***** Extracted records
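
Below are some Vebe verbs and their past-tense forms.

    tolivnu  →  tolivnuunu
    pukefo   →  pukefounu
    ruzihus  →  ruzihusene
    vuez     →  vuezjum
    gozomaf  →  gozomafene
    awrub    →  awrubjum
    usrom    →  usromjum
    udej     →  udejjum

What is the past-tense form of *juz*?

The alternation tracks the final sound of the stem — -ene when the stem ends in a voiceless consonant (*ruzihus*, *gozomaf*); -jum when the stem ends in a voiced consonant (*vuez*, *awrub*, *usrom*, *udej*); -unu when the stem ends in a vowel (*tolivnu*, *pukefo*).
*juz* — final sound /z/ (a voiced consonant) → -jum → *juzjum*.

juzjum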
**********
**What to do**
Every entry needs to be copied exactly as it was written.

**Expected output**
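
Below are some Vebe verbs and their past-tense forms.

    tolivnu  →  tolivnuunu
    pukefo   →  pukefounu
    ruzihus  →  ruzihusene
    vuez     →  vuezjum
    gozomaf  →  gozomafene
    awrub    →  awrubjum
    usrom    →  usromjum
    udej     →  udejjum

What is the past-tense form of *juz*?

The alternation tracks the final sound of the stem — -ene when the stem ends in a voiceless consonant (*ruzihus*, *gozomaf*); -jum when the stem ends in a voiced consonant (*vuez*, *awrub*, *usrom*, *udej*); -unu when the stem ends in a vowel (*tolivnu*, *pukefo*).
*juz* — final sound /z/ (a voiced consonant) → -jum → *juzjum*.

juzjum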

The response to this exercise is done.